## [The data]
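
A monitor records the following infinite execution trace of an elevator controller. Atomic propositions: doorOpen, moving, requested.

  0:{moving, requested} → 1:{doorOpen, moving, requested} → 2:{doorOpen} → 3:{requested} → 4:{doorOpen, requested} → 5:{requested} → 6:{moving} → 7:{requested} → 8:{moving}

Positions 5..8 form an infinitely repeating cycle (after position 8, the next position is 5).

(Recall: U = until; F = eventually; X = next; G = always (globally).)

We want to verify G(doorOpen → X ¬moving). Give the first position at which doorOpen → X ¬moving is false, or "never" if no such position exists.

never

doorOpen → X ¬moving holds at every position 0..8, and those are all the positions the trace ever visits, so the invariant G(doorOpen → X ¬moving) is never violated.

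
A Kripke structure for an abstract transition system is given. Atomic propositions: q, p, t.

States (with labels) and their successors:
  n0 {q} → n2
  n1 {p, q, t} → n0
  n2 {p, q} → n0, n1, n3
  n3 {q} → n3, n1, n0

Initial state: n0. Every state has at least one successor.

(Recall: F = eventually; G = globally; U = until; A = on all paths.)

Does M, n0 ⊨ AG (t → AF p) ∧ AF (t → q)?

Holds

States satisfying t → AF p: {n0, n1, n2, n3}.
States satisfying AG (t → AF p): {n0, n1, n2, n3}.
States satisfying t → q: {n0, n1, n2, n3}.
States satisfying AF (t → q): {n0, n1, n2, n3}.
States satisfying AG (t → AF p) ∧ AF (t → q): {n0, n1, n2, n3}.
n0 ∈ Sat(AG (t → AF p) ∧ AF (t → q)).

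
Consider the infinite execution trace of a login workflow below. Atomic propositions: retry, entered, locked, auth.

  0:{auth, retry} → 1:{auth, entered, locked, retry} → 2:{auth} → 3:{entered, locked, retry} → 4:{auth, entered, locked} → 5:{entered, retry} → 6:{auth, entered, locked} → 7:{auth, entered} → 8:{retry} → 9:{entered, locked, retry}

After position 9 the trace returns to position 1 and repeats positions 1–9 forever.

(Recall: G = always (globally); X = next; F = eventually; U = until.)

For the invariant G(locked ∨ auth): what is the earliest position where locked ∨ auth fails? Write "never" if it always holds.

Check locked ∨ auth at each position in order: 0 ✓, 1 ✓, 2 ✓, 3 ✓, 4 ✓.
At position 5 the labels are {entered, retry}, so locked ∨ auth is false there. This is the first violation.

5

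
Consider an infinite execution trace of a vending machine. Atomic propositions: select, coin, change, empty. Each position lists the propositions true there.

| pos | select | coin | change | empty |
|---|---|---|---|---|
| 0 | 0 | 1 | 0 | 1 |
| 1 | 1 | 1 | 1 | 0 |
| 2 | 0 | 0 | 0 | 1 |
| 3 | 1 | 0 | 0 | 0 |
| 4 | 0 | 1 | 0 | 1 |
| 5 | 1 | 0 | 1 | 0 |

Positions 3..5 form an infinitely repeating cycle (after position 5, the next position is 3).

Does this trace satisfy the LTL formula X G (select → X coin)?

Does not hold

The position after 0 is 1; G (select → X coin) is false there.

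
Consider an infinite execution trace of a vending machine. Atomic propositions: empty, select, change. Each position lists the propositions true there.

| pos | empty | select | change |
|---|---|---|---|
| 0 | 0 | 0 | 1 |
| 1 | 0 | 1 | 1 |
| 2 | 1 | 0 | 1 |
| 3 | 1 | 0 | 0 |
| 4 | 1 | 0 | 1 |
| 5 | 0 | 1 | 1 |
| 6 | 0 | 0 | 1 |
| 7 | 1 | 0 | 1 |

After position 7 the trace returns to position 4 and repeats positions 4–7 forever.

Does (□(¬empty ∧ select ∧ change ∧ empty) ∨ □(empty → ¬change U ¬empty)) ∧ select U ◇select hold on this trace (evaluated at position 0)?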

## [Problem to solve]
Determine how many lines of the listing hold the word "change" and reply with that figure alone.

## [Exercise response]
5